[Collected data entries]
[Start of Attachment]
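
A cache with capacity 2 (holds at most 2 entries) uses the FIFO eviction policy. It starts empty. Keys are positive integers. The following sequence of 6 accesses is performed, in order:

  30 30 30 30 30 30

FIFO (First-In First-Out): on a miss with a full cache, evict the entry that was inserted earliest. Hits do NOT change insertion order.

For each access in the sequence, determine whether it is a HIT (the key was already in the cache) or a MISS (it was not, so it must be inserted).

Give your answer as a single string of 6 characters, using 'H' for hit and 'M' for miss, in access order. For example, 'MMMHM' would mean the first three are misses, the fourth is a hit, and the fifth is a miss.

Answer: MHHHHH

Derivation:
FIFO simulation (capacity=2):
  1. access 30: MISS. Cache (old->new): [30]
  2. access 30: HIT. Cache (old->new): [30]
  3. access 30: HIT. Cache (old->new): [30]
  4. access 30: HIT. Cache (old->new): [30]
  5. access 30: HIT. Cache (old->new): [30]
  6. access 30: HIT. Cache (old->new): [30]
Total: 5 hits, 1 misses, 0 evictions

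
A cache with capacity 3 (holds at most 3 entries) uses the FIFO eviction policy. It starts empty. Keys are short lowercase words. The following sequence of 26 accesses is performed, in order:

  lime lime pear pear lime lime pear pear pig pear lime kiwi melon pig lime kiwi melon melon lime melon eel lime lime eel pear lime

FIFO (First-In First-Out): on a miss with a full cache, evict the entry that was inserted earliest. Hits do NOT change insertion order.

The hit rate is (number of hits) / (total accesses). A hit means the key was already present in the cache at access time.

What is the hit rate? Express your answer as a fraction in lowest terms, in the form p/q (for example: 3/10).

FIFO simulation (capacity=3):
  1. access lime: MISS. Cache (old->new): [lime]
  2. access lime: HIT. Cache (old->new): [lime]
  3. access pear: MISS. Cache (old->new): [lime pear]
  4. access pear: HIT. Cache (old->new): [lime pear]
  5. access lime: HIT. Cache (old->new): [lime pear]
  6. access lime: HIT. Cache (old->new): [lime pear]
  7. access pear: HIT. Cache (old->new): [lime pear]
  8. access pear: HIT. Cache (old->new): [lime pear]
  9. access pig: MISS. Cache (old->new): [lime pear pig]
  10. access pear: HIT. Cache (old->new): [lime pear pig]
  11. access lime: HIT. Cache (old->new): [lime pear pig]
  12. access kiwi: MISS, evict lime. Cache (old->new): [pear pig kiwi]
  13. access melon: MISS, evict pear. Cache (old->new): [pig kiwi melon]
  14. access pig: HIT. Cache (old->new): [pig kiwi melon]
  15. access lime: MISS, evict pig. Cache (old->new): [kiwi melon lime]
  16. access kiwi: HIT. Cache (old->new): [kiwi melon lime]
  17. access melon: HIT. Cache (old->new): [kiwi melon lime]
  18. access melon: HIT. Cache (old->new): [kiwi melon lime]
  19. access lime: HIT. Cache (old->new): [kiwi melon lime]
  20. access melon: HIT. Cache (old->new): [kiwi melon lime]
  21. access eel: MISS, evict kiwi. Cache (old->new): [melon lime eel]
  22. access lime: HIT. Cache (old->new): [melon lime eel]
  23. access lime: HIT. Cache (old->new): [melon lime eel]
  24. access eel: HIT. Cache (old->new): [melon lime eel]
  25. access pear: MISS, evict melon. Cache (old->new): [lime eel pear]
  26. access lime: HIT. Cache (old->new): [lime eel pear]
Total: 18 hits, 8 misses, 5 evictions

Hit rate = 18/26 = 9/13

Answer: 9/13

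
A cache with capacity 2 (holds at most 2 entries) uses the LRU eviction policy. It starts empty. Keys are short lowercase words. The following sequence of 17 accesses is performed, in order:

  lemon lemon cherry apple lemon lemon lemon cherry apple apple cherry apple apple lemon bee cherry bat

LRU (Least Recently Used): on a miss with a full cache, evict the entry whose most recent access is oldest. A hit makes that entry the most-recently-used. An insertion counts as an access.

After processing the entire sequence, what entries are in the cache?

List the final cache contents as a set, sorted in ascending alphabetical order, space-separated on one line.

LRU simulation (capacity=2):
  1. access lemon: MISS. Cache (LRU->MRU): [lemon]
  2. access lemon: HIT. Cache (LRU->MRU): [lemon]
  3. access cherry: MISS. Cache (LRU->MRU): [lemon cherry]
  4. access apple: MISS, evict lemon. Cache (LRU->MRU): [cherry apple]
  5. access lemon: MISS, evict cherry. Cache (LRU->MRU): [apple lemon]
  6. access lemon: HIT. Cache (LRU->MRU): [apple lemon]
  7. access lemon: HIT. Cache (LRU->MRU): [apple lemon]
  8. access cherry: MISS, evict apple. Cache (LRU->MRU): [lemon cherry]
  9. access apple: MISS, evict lemon. Cache (LRU->MRU): [cherry apple]
  10. access apple: HIT. Cache (LRU->MRU): [cherry apple]
  11. access cherry: HIT. Cache (LRU->MRU): [apple cherry]
  12. access apple: HIT. Cache (LRU->MRU): [cherry apple]
  13. access apple: HIT. Cache (LRU->MRU): [cherry apple]
  14. access lemon: MISS, evict cherry. Cache (LRU->MRU): [apple lemon]
  15. access bee: MISS, evict apple. Cache (LRU->MRU): [lemon bee]
  16. access cherry: MISS, evict lemon. Cache (LRU->MRU): [bee cherry]
  17. access bat: MISS, evict bee. Cache (LRU->MRU): [cherry bat]
Total: 7 hits, 10 misses, 8 evictions

Answer: bat cherry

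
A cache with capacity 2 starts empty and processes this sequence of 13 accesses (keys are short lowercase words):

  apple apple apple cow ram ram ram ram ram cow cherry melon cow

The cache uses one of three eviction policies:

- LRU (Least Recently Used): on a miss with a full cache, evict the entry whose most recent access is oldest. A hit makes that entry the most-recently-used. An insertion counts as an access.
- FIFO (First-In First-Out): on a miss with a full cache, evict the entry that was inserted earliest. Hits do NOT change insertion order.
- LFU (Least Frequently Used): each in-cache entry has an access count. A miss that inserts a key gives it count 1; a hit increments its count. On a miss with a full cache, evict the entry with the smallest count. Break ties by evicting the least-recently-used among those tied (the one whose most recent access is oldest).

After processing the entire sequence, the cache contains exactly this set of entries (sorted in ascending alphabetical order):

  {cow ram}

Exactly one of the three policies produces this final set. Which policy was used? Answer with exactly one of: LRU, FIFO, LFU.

Answer: LFU

Derivation:
Simulating under each policy and comparing final sets:
  LRU: final set = {cow melon} -> differs
  FIFO: final set = {cow melon} -> differs
  LFU: final set = {cow ram} -> MATCHES target
Only LFU produces the target set.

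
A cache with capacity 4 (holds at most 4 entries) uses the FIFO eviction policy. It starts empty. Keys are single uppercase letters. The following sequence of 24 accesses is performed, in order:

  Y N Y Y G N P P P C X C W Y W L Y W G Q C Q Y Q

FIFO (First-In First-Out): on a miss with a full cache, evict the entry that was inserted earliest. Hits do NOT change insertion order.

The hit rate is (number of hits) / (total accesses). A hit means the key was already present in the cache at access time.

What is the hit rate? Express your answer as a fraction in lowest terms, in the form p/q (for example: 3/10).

Answer: 11/24

Derivation:
FIFO simulation (capacity=4):
  1. access Y: MISS. Cache (old->new): [Y]
  2. access N: MISS. Cache (old->new): [Y N]
  3. access Y: HIT. Cache (old->new): [Y N]
  4. access Y: HIT. Cache (old->new): [Y N]
  5. access G: MISS. Cache (old->new): [Y N G]
  6. access N: HIT. Cache (old->new): [Y N G]
  7. access P: MISS. Cache (old->new): [Y N G P]
  8. access P: HIT. Cache (old->new): [Y N G P]
  9. access P: HIT. Cache (old->new): [Y N G P]
  10. access C: MISS, evict Y. Cache (old->new): [N G P C]
  11. access X: MISS, evict N. Cache (old->new): [G P C X]
  12. access C: HIT. Cache (old->new): [G P C X]
  13. access W: MISS, evict G. Cache (old->new): [P C X W]
  14. access Y: MISS, evict P. Cache (old->new): [C X W Y]
  15. access W: HIT. Cache (old->new): [C X W Y]
  16. access L: MISS, evict C. Cache (old->new): [X W Y L]
  17. access Y: HIT. Cache (old->new): [X W Y L]
  18. access W: HIT. Cache (old->new): [X W Y L]
  19. access G: MISS, evict X. Cache (old->new): [W Y L G]
  20. access Q: MISS, evict W. Cache (old->new): [Y L G Q]
  21. access C: MISS, evict Y. Cache (old->new): [L G Q C]
  22. access Q: HIT. Cache (old->new): [L G Q C]
  23. access Y: MISS, evict L. Cache (old->new): [G Q C Y]
  24. access Q: HIT. Cache (old->new): [G Q C Y]
Total: 11 hits, 13 misses, 9 evictions

Hit rate = 11/24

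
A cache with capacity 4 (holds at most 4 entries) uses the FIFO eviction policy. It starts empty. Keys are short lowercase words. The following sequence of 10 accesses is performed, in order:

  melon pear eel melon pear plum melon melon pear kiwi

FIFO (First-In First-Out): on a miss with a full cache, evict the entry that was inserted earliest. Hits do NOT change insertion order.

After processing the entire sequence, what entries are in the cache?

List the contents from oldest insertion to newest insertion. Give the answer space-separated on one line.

FIFO simulation (capacity=4):
  1. access melon: MISS. Cache (old->new): [melon]
  2. access pear: MISS. Cache (old->new): [melon pear]
  3. access eel: MISS. Cache (old->new): [melon pear eel]
  4. access melon: HIT. Cache (old->new): [melon pear eel]
  5. access pear: HIT. Cache (old->new): [melon pear eel]
  6. access plum: MISS. Cache (old->new): [melon pear eel plum]
  7. access melon: HIT. Cache (old->new): [melon pear eel plum]
  8. access melon: HIT. Cache (old->new): [melon pear eel plum]
  9. access pear: HIT. Cache (old->new): [melon pear eel plum]
  10. access kiwi: MISS, evict melon. Cache (old->new): [pear eel plum kiwi]
Total: 5 hits, 5 misses, 1 evictions

Answer: pear eel plum kiwi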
[End of Attachment]
Copy out every line of the data that includes "Least".

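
LRU (Least Recently Used): on a miss with a full cache, evict the entry whose most recent access is oldest. A hit makes that entry the most-recently-used. An insertion counts as an access.
- LRU (Least Recently Used): on a miss with a full cache, evict the entry whose most recent access is oldest. A hit makes that entry the most-recently-used. An insertion counts as an access.
- LFU (Least Frequently Used): each in-cache entry has an access count. A miss that inserts a key gives it count 1; a hit increments its count. On a miss with a full cache, evict the entry with the smallest count. Break ties by evicting the least-recently-used among those tied (the one whose most recent access is oldest).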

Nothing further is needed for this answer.